» DATA RECORDS:
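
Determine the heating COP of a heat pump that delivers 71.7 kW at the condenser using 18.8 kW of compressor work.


COP_hp = Q_cond / W
COP_hp = 71.7 / 18.8
COP_hp = 3.814

3.814


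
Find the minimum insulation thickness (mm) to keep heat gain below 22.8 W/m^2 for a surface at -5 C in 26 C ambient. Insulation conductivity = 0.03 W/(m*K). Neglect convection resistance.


dT = 26 - (-5) = 31 K
thickness = k * dT / q_max * 1000
thickness = 0.03 * 31 / 22.8 * 1000
thickness = 40.8 mm

40.8


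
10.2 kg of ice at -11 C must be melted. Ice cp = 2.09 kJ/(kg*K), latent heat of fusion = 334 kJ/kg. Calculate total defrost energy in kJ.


Sensible heat = cp * dT = 2.09 * 11 = 22.99 kJ/kg
Total per kg = 22.99 + 334 = 356.99 kJ/kg
Q = m * total = 10.2 * 356.99
Q = 3641.3 kJ

3641.3


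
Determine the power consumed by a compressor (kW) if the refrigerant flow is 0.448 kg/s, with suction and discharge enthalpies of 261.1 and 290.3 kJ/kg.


dh = 290.3 - 261.1 = 29.2 kJ/kg
W = m_dot * dh = 0.448 * 29.2 = 13.08 kW

13.08


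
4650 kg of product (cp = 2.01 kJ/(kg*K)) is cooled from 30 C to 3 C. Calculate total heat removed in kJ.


dT = 30 - (3) = 27 K
Q = m * cp * dT = 4650 * 2.01 * 27
Q = 252356 kJ

252356


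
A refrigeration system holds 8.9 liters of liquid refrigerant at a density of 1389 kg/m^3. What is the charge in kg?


Charge = V * rho / 1000
Charge = 8.9 * 1389 / 1000
Charge = 12.36 kg

12.36


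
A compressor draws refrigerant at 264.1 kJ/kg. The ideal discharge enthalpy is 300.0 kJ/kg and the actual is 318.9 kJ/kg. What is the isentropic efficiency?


dh_ideal = 300.0 - 264.1 = 35.9 kJ/kg
dh_actual = 318.9 - 264.1 = 54.8 kJ/kg
eta_s = dh_ideal / dh_actual = 35.9 / 54.8
eta_s = 0.6551

0.6551


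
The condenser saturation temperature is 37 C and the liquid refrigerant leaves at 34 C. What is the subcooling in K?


Subcooling = T_cond - T_liquid
Subcooling = 37 - 34
Subcooling = 3 K

3


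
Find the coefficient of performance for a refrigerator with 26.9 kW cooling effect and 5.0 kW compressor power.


COP = Q_evap / W
COP = 26.9 / 5.0
COP = 5.38

5.38


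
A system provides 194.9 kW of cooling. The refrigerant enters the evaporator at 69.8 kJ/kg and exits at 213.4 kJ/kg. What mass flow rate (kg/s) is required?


dh = 213.4 - 69.8 = 143.6 kJ/kg
m_dot = Q / dh = 194.9 / 143.6 = 1.3572 kg/s

1.3572


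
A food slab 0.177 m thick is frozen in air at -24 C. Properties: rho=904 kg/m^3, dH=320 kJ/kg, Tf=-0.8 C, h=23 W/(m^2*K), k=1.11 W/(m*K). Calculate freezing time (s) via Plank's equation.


dT = -0.8 - (-24) = 23.2 K
term1 = a/(2h) = 0.177/(2*23) = 0.003847826087
term2 = a^2/(8k) = 0.177^2/(8*1.11) = 0.003528040541
t = rho*dH*1000/dT * (term1 + term2)
t = 904*320*1000/23.2 * (0.003847826087 + 0.003528040541)
t = 91969 s

91969


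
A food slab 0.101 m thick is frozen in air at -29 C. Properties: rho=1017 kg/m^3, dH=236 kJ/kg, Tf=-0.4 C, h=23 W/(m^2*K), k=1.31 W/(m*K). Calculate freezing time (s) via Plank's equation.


dT = -0.4 - (-29) = 28.6 K
term1 = a/(2h) = 0.101/(2*23) = 0.002195652174
term2 = a^2/(8k) = 0.101^2/(8*1.31) = 0.0009733778626
t = rho*dH*1000/dT * (term1 + term2)
t = 1017*236*1000/28.6 * (0.002195652174 + 0.0009733778626)
t = 26595 s

26595


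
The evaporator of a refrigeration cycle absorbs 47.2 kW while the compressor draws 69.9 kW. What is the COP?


COP = Q_evap / W
COP = 47.2 / 69.9
COP = 0.675

0.675


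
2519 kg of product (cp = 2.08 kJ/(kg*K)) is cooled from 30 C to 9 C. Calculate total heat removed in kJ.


dT = 30 - (9) = 21 K
Q = m * cp * dT = 2519 * 2.08 * 21
Q = 110030 kJ

110030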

» WHAT TO DO:
Copy out each record exactly as given, omitting none.

» REPLY:
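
Determine the heating COP of a heat pump that delivers 71.7 kW at the condenser using 18.8 kW of compressor work.


COP_hp = Q_cond / W
COP_hp = 71.7 / 18.8
COP_hp = 3.814

3.814


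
Find the minimum insulation thickness (mm) to keep heat gain below 22.8 W/m^2 for a surface at -5 C in 26 C ambient. Insulation conductivity = 0.03 W/(m*K). Neglect convection resistance.


dT = 26 - (-5) = 31 K
thickness = k * dT / q_max * 1000
thickness = 0.03 * 31 / 22.8 * 1000
thickness = 40.8 mm

40.8


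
10.2 kg of ice at -11 C must be melted. Ice cp = 2.09 kJ/(kg*K), latent heat of fusion = 334 kJ/kg. Calculate total defrost energy in kJ.


Sensible heat = cp * dT = 2.09 * 11 = 22.99 kJ/kg
Total per kg = 22.99 + 334 = 356.99 kJ/kg
Q = m * total = 10.2 * 356.99
Q = 3641.3 kJ

3641.3


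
Determine the power consumed by a compressor (kW) if the refrigerant flow is 0.448 kg/s, with suction and discharge enthalpies of 261.1 and 290.3 kJ/kg.


dh = 290.3 - 261.1 = 29.2 kJ/kg
W = m_dot * dh = 0.448 * 29.2 = 13.08 kW

13.08


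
4650 kg of product (cp = 2.01 kJ/(kg*K)) is cooled from 30 C to 3 C. Calculate total heat removed in kJ.


dT = 30 - (3) = 27 K
Q = m * cp * dT = 4650 * 2.01 * 27
Q = 252356 kJ

252356


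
A refrigeration system holds 8.9 liters of liquid refrigerant at a density of 1389 kg/m^3. What is the charge in kg?


Charge = V * rho / 1000
Charge = 8.9 * 1389 / 1000
Charge = 12.36 kg

12.36


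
A compressor draws refrigerant at 264.1 kJ/kg. The ideal discharge enthalpy is 300.0 kJ/kg and the actual is 318.9 kJ/kg. What is the isentropic efficiency?


dh_ideal = 300.0 - 264.1 = 35.9 kJ/kg
dh_actual = 318.9 - 264.1 = 54.8 kJ/kg
eta_s = dh_ideal / dh_actual = 35.9 / 54.8
eta_s = 0.6551

0.6551


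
The condenser saturation temperature is 37 C and the liquid refrigerant leaves at 34 C. What is the subcooling in K?


Subcooling = T_cond - T_liquid
Subcooling = 37 - 34
Subcooling = 3 K

3


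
Find the coefficient of performance for a refrigerator with 26.9 kW cooling effect and 5.0 kW compressor power.


COP = Q_evap / W
COP = 26.9 / 5.0
COP = 5.38

5.38


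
A system provides 194.9 kW of cooling. The refrigerant enters the evaporator at 69.8 kJ/kg and exits at 213.4 kJ/kg. What mass flow rate (kg/s) is required?


dh = 213.4 - 69.8 = 143.6 kJ/kg
m_dot = Q / dh = 194.9 / 143.6 = 1.3572 kg/s

1.3572


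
A food slab 0.177 m thick is frozen in air at -24 C. Properties: rho=904 kg/m^3, dH=320 kJ/kg, Tf=-0.8 C, h=23 W/(m^2*K), k=1.11 W/(m*K). Calculate freezing time (s) via Plank's equation.


dT = -0.8 - (-24) = 23.2 K
term1 = a/(2h) = 0.177/(2*23) = 0.003847826087
term2 = a^2/(8k) = 0.177^2/(8*1.11) = 0.003528040541
t = rho*dH*1000/dT * (term1 + term2)
t = 904*320*1000/23.2 * (0.003847826087 + 0.003528040541)
t = 91969 s

91969


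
A food slab 0.101 m thick is frozen in air at -29 C. Properties: rho=1017 kg/m^3, dH=236 kJ/kg, Tf=-0.4 C, h=23 W/(m^2*K), k=1.31 W/(m*K). Calculate freezing time (s) via Plank's equation.


dT = -0.4 - (-29) = 28.6 K
term1 = a/(2h) = 0.101/(2*23) = 0.002195652174
term2 = a^2/(8k) = 0.101^2/(8*1.31) = 0.0009733778626
t = rho*dH*1000/dT * (term1 + term2)
t = 1017*236*1000/28.6 * (0.002195652174 + 0.0009733778626)
t = 26595 s

26595


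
The evaporator of a refrigeration cycle absorbs 47.2 kW while the compressor draws 69.9 kW. What is the COP?


COP = Q_evap / W
COP = 47.2 / 69.9
COP = 0.675

0.675


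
2519 kg of product (cp = 2.08 kJ/(kg*K)) is cooled from 30 C to 9 C. Calculate total heat removed in kJ.


dT = 30 - (9) = 21 K
Q = m * cp * dT = 2519 * 2.08 * 21
Q = 110030 kJ

110030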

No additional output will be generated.